____ Input data

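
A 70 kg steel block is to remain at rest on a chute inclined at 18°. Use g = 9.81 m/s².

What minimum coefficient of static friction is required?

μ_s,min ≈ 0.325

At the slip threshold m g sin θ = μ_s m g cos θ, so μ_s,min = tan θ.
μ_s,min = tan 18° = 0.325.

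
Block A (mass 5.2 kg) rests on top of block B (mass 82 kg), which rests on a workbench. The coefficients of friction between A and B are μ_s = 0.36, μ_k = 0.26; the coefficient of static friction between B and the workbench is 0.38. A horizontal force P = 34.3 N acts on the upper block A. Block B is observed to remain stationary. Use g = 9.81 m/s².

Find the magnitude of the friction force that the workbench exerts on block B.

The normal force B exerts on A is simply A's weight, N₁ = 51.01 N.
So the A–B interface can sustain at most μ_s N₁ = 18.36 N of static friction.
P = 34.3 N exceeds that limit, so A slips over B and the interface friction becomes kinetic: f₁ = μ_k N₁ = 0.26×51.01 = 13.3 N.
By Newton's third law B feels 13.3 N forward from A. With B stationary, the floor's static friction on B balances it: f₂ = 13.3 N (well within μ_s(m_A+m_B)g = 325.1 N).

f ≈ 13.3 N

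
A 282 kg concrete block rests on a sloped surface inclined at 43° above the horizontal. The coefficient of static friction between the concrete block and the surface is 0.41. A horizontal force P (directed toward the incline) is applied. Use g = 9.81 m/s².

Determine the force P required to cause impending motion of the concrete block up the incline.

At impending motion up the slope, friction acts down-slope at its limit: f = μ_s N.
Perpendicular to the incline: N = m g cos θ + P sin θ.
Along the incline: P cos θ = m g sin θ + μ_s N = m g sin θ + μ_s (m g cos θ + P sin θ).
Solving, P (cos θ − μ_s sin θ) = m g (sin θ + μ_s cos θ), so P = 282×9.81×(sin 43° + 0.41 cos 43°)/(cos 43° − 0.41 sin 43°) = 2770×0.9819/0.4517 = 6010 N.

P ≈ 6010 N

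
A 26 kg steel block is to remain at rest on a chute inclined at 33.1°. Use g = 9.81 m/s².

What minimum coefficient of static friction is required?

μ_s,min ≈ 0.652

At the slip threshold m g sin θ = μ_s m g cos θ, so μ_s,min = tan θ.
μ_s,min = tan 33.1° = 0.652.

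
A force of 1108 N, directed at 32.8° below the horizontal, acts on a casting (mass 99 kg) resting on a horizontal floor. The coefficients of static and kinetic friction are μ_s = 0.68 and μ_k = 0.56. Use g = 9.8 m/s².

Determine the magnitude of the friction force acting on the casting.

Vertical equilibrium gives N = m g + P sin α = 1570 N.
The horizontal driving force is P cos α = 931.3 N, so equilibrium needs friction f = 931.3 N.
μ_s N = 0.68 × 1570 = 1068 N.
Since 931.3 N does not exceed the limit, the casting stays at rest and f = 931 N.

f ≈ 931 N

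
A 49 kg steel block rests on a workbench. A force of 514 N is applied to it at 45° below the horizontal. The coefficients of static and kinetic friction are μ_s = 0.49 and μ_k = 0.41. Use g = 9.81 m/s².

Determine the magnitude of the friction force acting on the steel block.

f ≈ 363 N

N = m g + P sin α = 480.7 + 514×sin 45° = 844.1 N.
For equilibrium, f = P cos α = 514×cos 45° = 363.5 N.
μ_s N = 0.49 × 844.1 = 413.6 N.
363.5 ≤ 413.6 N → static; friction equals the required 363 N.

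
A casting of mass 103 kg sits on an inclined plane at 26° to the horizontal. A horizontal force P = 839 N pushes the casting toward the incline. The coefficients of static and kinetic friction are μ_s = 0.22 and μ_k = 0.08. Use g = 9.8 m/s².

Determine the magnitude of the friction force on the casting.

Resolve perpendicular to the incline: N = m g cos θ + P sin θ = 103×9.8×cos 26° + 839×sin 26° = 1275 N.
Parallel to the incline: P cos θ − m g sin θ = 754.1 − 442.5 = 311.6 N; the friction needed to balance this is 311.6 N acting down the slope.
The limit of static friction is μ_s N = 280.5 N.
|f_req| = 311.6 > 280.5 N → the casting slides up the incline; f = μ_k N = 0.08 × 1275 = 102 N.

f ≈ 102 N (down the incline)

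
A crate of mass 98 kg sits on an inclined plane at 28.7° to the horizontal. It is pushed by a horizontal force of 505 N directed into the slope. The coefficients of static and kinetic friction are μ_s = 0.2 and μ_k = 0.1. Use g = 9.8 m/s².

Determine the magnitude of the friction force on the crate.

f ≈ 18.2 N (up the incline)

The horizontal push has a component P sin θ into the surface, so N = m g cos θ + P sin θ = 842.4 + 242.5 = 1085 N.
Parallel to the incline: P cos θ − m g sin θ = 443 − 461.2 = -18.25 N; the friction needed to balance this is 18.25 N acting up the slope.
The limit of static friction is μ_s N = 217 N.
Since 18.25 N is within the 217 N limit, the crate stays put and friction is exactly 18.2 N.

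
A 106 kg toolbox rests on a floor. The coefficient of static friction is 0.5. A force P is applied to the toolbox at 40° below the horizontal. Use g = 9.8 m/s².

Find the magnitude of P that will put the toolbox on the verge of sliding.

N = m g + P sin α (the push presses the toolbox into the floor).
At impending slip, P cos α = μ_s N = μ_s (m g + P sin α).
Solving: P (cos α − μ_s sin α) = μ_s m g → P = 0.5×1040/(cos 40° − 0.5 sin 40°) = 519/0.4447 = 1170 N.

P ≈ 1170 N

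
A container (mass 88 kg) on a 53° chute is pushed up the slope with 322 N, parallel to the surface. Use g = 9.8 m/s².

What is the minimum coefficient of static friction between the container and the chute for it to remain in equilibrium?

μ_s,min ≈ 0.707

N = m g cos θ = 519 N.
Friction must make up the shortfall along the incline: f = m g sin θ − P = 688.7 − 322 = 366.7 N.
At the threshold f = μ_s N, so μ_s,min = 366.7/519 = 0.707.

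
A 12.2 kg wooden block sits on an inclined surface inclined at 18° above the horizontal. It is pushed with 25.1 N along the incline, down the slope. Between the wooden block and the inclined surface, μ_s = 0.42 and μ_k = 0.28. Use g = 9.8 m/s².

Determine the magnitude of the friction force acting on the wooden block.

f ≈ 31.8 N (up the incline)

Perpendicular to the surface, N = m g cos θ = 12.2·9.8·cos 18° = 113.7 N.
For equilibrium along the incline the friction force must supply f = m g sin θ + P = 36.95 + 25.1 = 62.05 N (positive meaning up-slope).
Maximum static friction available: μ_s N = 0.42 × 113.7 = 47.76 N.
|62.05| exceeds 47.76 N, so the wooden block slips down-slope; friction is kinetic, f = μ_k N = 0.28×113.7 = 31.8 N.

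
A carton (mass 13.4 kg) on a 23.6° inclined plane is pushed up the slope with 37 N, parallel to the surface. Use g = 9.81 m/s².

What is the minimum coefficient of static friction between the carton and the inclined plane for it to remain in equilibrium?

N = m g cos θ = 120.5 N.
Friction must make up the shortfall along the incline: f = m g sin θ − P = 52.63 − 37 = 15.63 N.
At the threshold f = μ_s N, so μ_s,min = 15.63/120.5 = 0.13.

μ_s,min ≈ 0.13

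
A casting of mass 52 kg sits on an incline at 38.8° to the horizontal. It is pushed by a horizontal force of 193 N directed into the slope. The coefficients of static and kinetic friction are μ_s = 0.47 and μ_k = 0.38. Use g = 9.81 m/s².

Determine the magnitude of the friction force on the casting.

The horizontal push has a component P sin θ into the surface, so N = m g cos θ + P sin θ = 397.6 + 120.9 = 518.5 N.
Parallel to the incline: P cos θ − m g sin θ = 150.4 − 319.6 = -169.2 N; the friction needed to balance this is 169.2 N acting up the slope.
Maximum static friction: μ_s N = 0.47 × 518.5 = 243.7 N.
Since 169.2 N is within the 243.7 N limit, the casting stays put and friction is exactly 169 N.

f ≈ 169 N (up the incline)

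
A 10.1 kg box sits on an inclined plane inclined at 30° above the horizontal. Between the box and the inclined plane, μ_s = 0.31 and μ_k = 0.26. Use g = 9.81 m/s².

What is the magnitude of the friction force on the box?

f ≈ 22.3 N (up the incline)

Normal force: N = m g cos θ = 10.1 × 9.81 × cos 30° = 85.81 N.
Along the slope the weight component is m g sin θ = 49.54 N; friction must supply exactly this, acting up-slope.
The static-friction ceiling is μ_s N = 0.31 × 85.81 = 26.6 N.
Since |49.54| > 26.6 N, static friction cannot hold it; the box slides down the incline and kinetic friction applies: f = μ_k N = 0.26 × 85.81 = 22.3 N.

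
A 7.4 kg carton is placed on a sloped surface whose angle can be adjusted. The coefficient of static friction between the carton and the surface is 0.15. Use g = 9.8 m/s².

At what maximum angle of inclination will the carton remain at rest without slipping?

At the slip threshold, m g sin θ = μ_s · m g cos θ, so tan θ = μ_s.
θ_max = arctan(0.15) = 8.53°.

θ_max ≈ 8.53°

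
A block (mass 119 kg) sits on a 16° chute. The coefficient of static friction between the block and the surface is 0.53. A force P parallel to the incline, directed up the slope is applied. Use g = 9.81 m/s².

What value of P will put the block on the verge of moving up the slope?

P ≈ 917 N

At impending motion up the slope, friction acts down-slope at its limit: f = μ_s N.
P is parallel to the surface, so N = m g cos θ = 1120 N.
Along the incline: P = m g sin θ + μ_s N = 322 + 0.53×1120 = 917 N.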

________
____ Input data

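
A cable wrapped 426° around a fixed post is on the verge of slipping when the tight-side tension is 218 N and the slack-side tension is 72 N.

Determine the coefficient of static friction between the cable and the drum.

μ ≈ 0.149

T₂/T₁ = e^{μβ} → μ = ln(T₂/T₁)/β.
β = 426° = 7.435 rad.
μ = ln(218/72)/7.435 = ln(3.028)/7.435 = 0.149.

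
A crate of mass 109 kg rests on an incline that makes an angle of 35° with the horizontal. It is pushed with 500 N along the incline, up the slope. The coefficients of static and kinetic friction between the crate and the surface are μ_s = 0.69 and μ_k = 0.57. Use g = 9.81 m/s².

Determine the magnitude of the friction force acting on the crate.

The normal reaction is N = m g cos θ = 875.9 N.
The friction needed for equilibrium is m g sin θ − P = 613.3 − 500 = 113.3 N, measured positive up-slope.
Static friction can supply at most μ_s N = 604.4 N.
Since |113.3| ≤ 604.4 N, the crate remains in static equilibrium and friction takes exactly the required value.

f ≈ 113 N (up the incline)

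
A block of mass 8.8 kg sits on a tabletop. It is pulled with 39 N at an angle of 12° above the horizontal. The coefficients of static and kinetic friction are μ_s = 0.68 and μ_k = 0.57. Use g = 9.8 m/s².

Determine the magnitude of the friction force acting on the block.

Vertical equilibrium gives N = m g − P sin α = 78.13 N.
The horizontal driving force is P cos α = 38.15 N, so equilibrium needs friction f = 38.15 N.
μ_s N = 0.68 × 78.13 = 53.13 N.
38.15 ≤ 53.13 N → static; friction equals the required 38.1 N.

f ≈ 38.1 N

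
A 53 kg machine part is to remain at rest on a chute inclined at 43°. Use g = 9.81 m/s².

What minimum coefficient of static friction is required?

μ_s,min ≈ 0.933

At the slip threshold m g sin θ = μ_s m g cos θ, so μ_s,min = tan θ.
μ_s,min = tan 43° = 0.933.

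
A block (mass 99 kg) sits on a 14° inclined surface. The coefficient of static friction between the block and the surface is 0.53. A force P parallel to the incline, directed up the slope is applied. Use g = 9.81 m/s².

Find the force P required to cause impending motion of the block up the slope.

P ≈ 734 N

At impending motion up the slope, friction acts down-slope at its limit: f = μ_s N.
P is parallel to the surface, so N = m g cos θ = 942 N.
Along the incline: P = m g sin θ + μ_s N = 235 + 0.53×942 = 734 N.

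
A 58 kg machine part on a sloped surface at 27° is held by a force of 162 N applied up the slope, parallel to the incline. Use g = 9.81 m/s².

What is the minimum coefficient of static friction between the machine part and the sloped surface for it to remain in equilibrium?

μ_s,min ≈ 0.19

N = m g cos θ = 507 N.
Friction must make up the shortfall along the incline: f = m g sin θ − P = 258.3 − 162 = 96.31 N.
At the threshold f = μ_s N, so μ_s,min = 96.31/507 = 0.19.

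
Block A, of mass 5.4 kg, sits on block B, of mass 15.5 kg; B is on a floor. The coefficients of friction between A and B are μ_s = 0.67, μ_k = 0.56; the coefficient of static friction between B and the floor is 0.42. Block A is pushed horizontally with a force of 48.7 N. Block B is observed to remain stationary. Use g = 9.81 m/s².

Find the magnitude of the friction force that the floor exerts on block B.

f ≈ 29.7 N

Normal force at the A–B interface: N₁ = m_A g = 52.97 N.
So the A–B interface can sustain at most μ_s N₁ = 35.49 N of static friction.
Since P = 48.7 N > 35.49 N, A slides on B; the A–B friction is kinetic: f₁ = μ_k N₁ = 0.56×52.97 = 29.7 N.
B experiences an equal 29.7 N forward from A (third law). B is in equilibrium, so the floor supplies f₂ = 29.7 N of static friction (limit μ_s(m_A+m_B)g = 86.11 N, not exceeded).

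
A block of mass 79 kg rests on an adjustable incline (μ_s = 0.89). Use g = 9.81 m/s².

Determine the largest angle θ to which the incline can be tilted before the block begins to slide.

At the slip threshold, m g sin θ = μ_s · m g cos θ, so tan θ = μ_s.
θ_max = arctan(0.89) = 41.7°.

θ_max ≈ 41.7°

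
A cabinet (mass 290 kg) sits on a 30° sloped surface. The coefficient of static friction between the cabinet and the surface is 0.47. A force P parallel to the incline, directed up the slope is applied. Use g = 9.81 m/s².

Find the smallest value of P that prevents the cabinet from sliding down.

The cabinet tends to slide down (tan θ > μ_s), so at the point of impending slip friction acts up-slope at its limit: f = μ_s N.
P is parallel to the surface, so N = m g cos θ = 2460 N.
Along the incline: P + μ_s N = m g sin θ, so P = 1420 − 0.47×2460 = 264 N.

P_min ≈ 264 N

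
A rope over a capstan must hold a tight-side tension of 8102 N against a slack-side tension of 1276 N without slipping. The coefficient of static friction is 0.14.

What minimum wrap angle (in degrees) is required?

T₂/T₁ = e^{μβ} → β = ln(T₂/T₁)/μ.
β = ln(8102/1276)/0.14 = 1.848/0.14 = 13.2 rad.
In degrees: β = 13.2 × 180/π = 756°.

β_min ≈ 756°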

________
____ Input data

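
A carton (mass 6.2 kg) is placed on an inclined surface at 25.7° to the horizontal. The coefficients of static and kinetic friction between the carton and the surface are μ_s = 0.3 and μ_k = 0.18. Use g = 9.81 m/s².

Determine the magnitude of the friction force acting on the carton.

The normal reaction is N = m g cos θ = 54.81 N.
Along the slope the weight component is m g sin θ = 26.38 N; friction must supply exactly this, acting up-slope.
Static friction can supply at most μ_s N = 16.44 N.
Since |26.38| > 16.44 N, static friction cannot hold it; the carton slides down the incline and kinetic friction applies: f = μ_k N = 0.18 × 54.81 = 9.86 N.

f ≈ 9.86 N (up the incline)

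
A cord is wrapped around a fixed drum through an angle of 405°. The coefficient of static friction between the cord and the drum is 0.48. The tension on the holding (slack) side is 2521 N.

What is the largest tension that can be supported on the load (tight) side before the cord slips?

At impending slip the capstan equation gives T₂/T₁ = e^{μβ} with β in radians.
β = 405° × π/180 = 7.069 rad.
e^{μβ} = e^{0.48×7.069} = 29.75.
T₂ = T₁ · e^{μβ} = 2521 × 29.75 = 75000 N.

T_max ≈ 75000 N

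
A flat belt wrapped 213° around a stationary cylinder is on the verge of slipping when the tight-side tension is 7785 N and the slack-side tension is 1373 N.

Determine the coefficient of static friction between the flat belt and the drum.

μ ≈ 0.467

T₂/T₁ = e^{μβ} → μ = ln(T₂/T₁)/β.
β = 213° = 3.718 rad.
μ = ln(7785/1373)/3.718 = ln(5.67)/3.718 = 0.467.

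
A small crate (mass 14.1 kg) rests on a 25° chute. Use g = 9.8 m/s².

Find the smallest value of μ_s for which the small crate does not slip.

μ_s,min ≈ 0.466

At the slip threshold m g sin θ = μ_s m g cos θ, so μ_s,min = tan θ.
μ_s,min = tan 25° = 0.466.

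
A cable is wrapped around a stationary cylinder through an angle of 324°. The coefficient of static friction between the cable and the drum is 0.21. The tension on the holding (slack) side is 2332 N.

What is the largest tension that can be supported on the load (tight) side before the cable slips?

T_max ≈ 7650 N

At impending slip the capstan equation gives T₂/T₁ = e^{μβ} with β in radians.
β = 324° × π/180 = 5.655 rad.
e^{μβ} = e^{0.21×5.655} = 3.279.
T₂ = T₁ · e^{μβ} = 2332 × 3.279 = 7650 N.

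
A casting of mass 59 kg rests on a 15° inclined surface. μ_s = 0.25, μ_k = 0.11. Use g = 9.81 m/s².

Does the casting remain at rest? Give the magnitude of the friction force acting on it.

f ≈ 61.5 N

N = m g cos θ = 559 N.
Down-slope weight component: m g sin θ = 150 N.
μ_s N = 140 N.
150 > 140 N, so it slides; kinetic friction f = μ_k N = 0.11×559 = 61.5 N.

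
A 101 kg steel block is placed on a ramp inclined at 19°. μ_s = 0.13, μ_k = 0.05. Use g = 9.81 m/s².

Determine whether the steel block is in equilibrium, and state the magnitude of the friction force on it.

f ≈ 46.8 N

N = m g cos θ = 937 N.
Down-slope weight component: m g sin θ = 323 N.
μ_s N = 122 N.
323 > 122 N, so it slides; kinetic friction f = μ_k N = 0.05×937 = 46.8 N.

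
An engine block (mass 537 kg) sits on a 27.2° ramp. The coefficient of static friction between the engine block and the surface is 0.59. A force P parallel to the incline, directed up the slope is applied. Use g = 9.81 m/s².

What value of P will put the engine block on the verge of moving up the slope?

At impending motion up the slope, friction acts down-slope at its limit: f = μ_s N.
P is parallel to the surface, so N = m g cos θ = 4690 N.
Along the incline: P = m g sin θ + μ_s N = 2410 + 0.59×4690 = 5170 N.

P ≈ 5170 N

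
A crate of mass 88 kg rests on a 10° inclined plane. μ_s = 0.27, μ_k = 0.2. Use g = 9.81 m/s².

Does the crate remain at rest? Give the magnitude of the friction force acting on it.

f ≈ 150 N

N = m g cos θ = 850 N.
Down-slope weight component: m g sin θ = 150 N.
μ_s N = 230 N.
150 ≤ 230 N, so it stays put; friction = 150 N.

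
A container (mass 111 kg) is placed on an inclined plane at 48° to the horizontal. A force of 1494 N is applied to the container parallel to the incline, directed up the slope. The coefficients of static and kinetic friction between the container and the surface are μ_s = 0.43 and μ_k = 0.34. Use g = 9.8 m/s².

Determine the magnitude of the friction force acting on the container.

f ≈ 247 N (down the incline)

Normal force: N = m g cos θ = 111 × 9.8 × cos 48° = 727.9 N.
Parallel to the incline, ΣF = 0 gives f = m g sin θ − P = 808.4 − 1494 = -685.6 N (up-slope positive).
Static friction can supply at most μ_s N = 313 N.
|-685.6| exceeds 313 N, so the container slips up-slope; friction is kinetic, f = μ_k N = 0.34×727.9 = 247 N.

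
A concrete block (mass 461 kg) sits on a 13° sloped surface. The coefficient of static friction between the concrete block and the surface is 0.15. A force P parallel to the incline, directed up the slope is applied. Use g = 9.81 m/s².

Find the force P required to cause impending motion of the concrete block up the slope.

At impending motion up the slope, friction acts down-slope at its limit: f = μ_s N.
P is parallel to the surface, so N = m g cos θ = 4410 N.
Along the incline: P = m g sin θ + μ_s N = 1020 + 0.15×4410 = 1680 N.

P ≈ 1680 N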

________

Exercise prompt:
Each line above from the one with "Determine whether the" up to and including the one with "A concrete block" must be set down exactly, and no line outside that span may appear.

Solution to this exercise:
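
Determine whether the steel block is in equilibrium, and state the magnitude of the friction force on it.

f ≈ 46.8 N

N = m g cos θ = 937 N.
Down-slope weight component: m g sin θ = 323 N.
μ_s N = 122 N.
323 > 122 N, so it slides; kinetic friction f = μ_k N = 0.05×937 = 46.8 N.

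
An engine block (mass 537 kg) sits on a 27.2° ramp. The coefficient of static friction between the engine block and the surface is 0.59. A force P parallel to the incline, directed up the slope is applied. Use g = 9.81 m/s².

What value of P will put the engine block on the verge of moving up the slope?

At impending motion up the slope, friction acts down-slope at its limit: f = μ_s N.
P is parallel to the surface, so N = m g cos θ = 4690 N.
Along the incline: P = m g sin θ + μ_s N = 2410 + 0.59×4690 = 5170 N.

P ≈ 5170 N

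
A crate of mass 88 kg rests on a 10° inclined plane. μ_s = 0.27, μ_k = 0.2. Use g = 9.81 m/s².

Does the crate remain at rest? Give the magnitude of the friction force acting on it.

f ≈ 150 N

N = m g cos θ = 850 N.
Down-slope weight component: m g sin θ = 150 N.
μ_s N = 230 N.
150 ≤ 230 N, so it stays put; friction = 150 N.

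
A container (mass 111 kg) is placed on an inclined plane at 48° to the horizontal. A force of 1494 N is applied to the container parallel to the incline, directed up the slope. The coefficients of static and kinetic friction between the container and the surface are μ_s = 0.43 and μ_k = 0.34. Use g = 9.8 m/s².

Determine the magnitude of the friction force acting on the container.

f ≈ 247 N (down the incline)

Normal force: N = m g cos θ = 111 × 9.8 × cos 48° = 727.9 N.
Parallel to the incline, ΣF = 0 gives f = m g sin θ − P = 808.4 − 1494 = -685.6 N (up-slope positive).
Static friction can supply at most μ_s N = 313 N.
|-685.6| exceeds 313 N, so the container slips up-slope; friction is kinetic, f = μ_k N = 0.34×727.9 = 247 N.

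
A concrete block (mass 461 kg) sits on a 13° sloped surface. The coefficient of static friction between the concrete block and the surface is 0.15. A force P parallel to the incline, directed up the slope is applied. Use g = 9.81 m/s².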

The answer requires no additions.